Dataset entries
=== Begin Enclosure ===

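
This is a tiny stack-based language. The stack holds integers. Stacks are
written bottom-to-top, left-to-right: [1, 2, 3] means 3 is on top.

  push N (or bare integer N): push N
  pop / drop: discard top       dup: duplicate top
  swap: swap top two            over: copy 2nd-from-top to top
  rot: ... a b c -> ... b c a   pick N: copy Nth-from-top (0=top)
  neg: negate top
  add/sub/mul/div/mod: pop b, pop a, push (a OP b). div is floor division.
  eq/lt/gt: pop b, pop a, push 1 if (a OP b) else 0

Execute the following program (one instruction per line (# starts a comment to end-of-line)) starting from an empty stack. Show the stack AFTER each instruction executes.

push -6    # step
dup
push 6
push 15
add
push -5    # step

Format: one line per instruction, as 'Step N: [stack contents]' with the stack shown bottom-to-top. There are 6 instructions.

Step 1: [-6]
Step 2: [-6, -6]
Step 3: [-6, -6, 6]
Step 4: [-6, -6, 6, 15]
Step 5: [-6, -6, 21]
Step 6: [-6, -6, 21, -5]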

=== End Enclosure ===

**EXERCISE BRIEF**
Each line of the data should be transcribed exactly.

**EXPECTED ANSWER**
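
This is a tiny stack-based language. The stack holds integers. Stacks are
written bottom-to-top, left-to-right: [1, 2, 3] means 3 is on top.

  push N (or bare integer N): push N
  pop / drop: discard top       dup: duplicate top
  swap: swap top two            over: copy 2nd-from-top to top
  rot: ... a b c -> ... b c a   pick N: copy Nth-from-top (0=top)
  neg: negate top
  add/sub/mul/div/mod: pop b, pop a, push (a OP b). div is floor division.
  eq/lt/gt: pop b, pop a, push 1 if (a OP b) else 0

Execute the following program (one instruction per line (# starts a comment to end-of-line)) starting from an empty stack. Show the stack AFTER each instruction executes.

push -6    # step
dup
push 6
push 15
add
push -5    # step

Format: one line per instruction, as 'Step N: [stack contents]' with the stack shown bottom-to-top. There are 6 instructions.

Step 1: [-6]
Step 2: [-6, -6]
Step 3: [-6, -6, 6]
Step 4: [-6, -6, 6, 15]
Step 5: [-6, -6, 21]
Step 6: [-6, -6, 21, -5]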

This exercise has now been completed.